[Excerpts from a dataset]
##############################
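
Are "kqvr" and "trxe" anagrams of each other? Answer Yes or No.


String 1: 'kqvr' -> sorted: 'kqrv'
String 2: 'trxe' -> sorted: 'ertx'
Compare sorted forms: 'kqrv' != 'ertx'
Anagram: No


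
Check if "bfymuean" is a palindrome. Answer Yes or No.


Input string: 'bfymuean'
Reversed: 'naeumyfb'
Compare pairs: s[0]='b' vs s[7]='n' (mismatch), s[1]='f' vs s[6]='a' (mismatch), s[2]='y' vs s[5]='e' (mismatch), s[3]='m' vs s[4]='u' (mismatch)
Palindrome: No


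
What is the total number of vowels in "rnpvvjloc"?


Input string: 'rnpvvjloc'
Operation: count vowels (a, e, i, o, u)
Scan: s[0]='r', s[1]='n', s[2]='p', s[3]='v', s[4]='v', s[5]='j', s[6]='l', s[7]='o' (vowel), s[8]='c'
Vowels found: 1
Result: 1


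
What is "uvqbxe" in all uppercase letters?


Input string: 'uvqbxe'
Operation: convert each letter to uppercase
Mapping: 'u'->'U', 'v'->'V', 'q'->'Q', 'b'->'B', 'x'->'X', 'e'->'E'
Result: UVQBXE


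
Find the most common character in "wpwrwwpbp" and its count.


Input: 'wpwrwwpbp'
Operation: tally each character
Counts: 'b':1, 'p':3, 'r':1, 'w':4
Maximum: 'w' appears 4 times


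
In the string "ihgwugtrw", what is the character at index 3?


Input string: 'ihgwugtrw'
Operation: get character at index 3
Index mapping: s[0]='i', s[1]='h', s[2]='g', s[3]='w'
Result: 'w'


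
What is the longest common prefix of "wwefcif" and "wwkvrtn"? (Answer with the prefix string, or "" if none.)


String 1: 'wwefcif'
String 2: 'wwkvrtn'
Compare position by position:
pos 0: 'w' vs 'w' match
pos 1: 'w' vs 'w' match
pos 2: 'e' vs 'k' differ -> stop
Longest common prefix: "ww" (length 2)


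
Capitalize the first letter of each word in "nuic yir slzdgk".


Input string: 'nuic yir slzdgk'
Operation: capitalize first letter of each word
Word transformations: 'nuic'->'Nuic', 'yir'->'Yir', 'slzdgk'->'Slzdgk'
Result: Nuic Yir Slzdgk


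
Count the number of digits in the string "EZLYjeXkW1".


Input string: 'EZLYjeXkW1'
Operation: count digit characters (0-9)
Scan: 'E', 'Z', 'L', 'Y', 'j', 'e', 'X', 'k', 'W', '1'(digit)
Digits found: 1
Result: 1


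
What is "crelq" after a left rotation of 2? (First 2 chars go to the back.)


Input: 'crelq', shift = 2
Operation: split at index 2 and swap parts
Front part s[0:2] = 'cr'
Back part s[2:] = 'elq'
Rotated = back + front = 'elq' + 'cr'
Result: elqcr


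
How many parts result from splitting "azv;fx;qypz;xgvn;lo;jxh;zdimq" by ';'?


Input string: 'azv;fx;qypz;xgvn;lo;jxh;zdimq'
Delimiter: ';'
Split result: 'azv', 'fx', 'qypz', 'xgvn', 'lo', 'jxh', 'zdimq'
Number of parts: 7


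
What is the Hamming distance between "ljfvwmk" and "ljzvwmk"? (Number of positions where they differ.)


String 1: 'ljfvwmk'
String 2: 'ljzvwmk'
Compare each position: pos 0: 'l'=='l', pos 1: 'j'=='j', pos 2: 'f'!='z', pos 3: 'v'=='v', pos 4: 'w'=='w', pos 5: 'm'=='m', pos 6: 'k'=='k'
Differing positions: 1
Hamming distance: 1


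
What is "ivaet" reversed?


Input string: 'ivaet'
Operation: reverse character order
Original order: 'i' -> 'v' -> 'a' -> 'e' -> 't'
Reversed order: 't' -> 'e' -> 'a' -> 'v' -> 'i'
Result: teavi


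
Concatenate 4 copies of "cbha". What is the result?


Input string: 'cbha'
Operation: repeat 4 times
Concatenation: 'cbha' + 'cbha' + 'cbha' + 'cbha'
Result: cbhacbhacbhacbha


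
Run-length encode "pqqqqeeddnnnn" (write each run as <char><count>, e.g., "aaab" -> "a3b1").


Input: 'pqqqqeeddnnnn'
Operation: identify consecutive runs
Runs: 'p' -> p1, 'qqqq' -> q4, 'ee' -> e2, 'dd' -> d2, 'nnnn' -> n4
Encoded: p1q4e2d2n4


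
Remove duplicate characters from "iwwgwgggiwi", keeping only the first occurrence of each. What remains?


Input: 'iwwgwgggiwi'
Operation: keep first occurrence of each character
Scan: s[0]='i' new -> keep; s[1]='w' new -> keep; s[2]='w' seen -> skip; s[3]='g' new -> keep; s[4]='w' seen -> skip; s[5]='g' seen -> skip; s[6]='g' seen -> skip; s[7]='g' seen -> skip; s[8]='i' seen -> skip; s[9]='w' seen -> skip; s[10]='i' seen -> skip
Result: iwg


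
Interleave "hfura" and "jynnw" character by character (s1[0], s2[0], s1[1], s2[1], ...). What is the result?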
##############################
PROMPT ::
A precise copy of all the records is needed.

ANSWER ::
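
Are "kqvr" and "trxe" anagrams of each other? Answer Yes or No.


String 1: 'kqvr' -> sorted: 'kqrv'
String 2: 'trxe' -> sorted: 'ertx'
Compare sorted forms: 'kqrv' != 'ertx'
Anagram: No


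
Check if "bfymuean" is a palindrome. Answer Yes or No.


Input string: 'bfymuean'
Reversed: 'naeumyfb'
Compare pairs: s[0]='b' vs s[7]='n' (mismatch), s[1]='f' vs s[6]='a' (mismatch), s[2]='y' vs s[5]='e' (mismatch), s[3]='m' vs s[4]='u' (mismatch)
Palindrome: No


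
What is the total number of vowels in "rnpvvjloc"?


Input string: 'rnpvvjloc'
Operation: count vowels (a, e, i, o, u)
Scan: s[0]='r', s[1]='n', s[2]='p', s[3]='v', s[4]='v', s[5]='j', s[6]='l', s[7]='o' (vowel), s[8]='c'
Vowels found: 1
Result: 1


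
What is "uvqbxe" in all uppercase letters?


Input string: 'uvqbxe'
Operation: convert each letter to uppercase
Mapping: 'u'->'U', 'v'->'V', 'q'->'Q', 'b'->'B', 'x'->'X', 'e'->'E'
Result: UVQBXE


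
Find the most common character in "wpwrwwpbp" and its count.


Input: 'wpwrwwpbp'
Operation: tally each character
Counts: 'b':1, 'p':3, 'r':1, 'w':4
Maximum: 'w' appears 4 times


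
In the string "ihgwugtrw", what is the character at index 3?


Input string: 'ihgwugtrw'
Operation: get character at index 3
Index mapping: s[0]='i', s[1]='h', s[2]='g', s[3]='w'
Result: 'w'


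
What is the longest common prefix of "wwefcif" and "wwkvrtn"? (Answer with the prefix string, or "" if none.)


String 1: 'wwefcif'
String 2: 'wwkvrtn'
Compare position by position:
pos 0: 'w' vs 'w' match
pos 1: 'w' vs 'w' match
pos 2: 'e' vs 'k' differ -> stop
Longest common prefix: "ww" (length 2)


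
Capitalize the first letter of each word in "nuic yir slzdgk".


Input string: 'nuic yir slzdgk'
Operation: capitalize first letter of each word
Word transformations: 'nuic'->'Nuic', 'yir'->'Yir', 'slzdgk'->'Slzdgk'
Result: Nuic Yir Slzdgk


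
Count the number of digits in the string "EZLYjeXkW1".


Input string: 'EZLYjeXkW1'
Operation: count digit characters (0-9)
Scan: 'E', 'Z', 'L', 'Y', 'j', 'e', 'X', 'k', 'W', '1'(digit)
Digits found: 1
Result: 1


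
What is "crelq" after a left rotation of 2? (First 2 chars go to the back.)


Input: 'crelq', shift = 2
Operation: split at index 2 and swap parts
Front part s[0:2] = 'cr'
Back part s[2:] = 'elq'
Rotated = back + front = 'elq' + 'cr'
Result: elqcr


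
How many parts result from splitting "azv;fx;qypz;xgvn;lo;jxh;zdimq" by ';'?


Input string: 'azv;fx;qypz;xgvn;lo;jxh;zdimq'
Delimiter: ';'
Split result: 'azv', 'fx', 'qypz', 'xgvn', 'lo', 'jxh', 'zdimq'
Number of parts: 7


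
What is the Hamming distance between "ljfvwmk" and "ljzvwmk"? (Number of positions where they differ.)


String 1: 'ljfvwmk'
String 2: 'ljzvwmk'
Compare each position: pos 0: 'l'=='l', pos 1: 'j'=='j', pos 2: 'f'!='z', pos 3: 'v'=='v', pos 4: 'w'=='w', pos 5: 'm'=='m', pos 6: 'k'=='k'
Differing positions: 1
Hamming distance: 1


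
What is "ivaet" reversed?


Input string: 'ivaet'
Operation: reverse character order
Original order: 'i' -> 'v' -> 'a' -> 'e' -> 't'
Reversed order: 't' -> 'e' -> 'a' -> 'v' -> 'i'
Result: teavi


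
Concatenate 4 copies of "cbha". What is the result?


Input string: 'cbha'
Operation: repeat 4 times
Concatenation: 'cbha' + 'cbha' + 'cbha' + 'cbha'
Result: cbhacbhacbhacbha


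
Run-length encode "pqqqqeeddnnnn" (write each run as <char><count>, e.g., "aaab" -> "a3b1").


Input: 'pqqqqeeddnnnn'
Operation: identify consecutive runs
Runs: 'p' -> p1, 'qqqq' -> q4, 'ee' -> e2, 'dd' -> d2, 'nnnn' -> n4
Encoded: p1q4e2d2n4


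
Remove duplicate characters from "iwwgwgggiwi", keeping only the first occurrence of each. What remains?


Input: 'iwwgwgggiwi'
Operation: keep first occurrence of each character
Scan: s[0]='i' new -> keep; s[1]='w' new -> keep; s[2]='w' seen -> skip; s[3]='g' new -> keep; s[4]='w' seen -> skip; s[5]='g' seen -> skip; s[6]='g' seen -> skip; s[7]='g' seen -> skip; s[8]='i' seen -> skip; s[9]='w' seen -> skip; s[10]='i' seen -> skip
Result: iwg


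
Interleave "hfura" and "jynnw" character by character (s1[0], s2[0], s1[1], s2[1], ...). What is the result?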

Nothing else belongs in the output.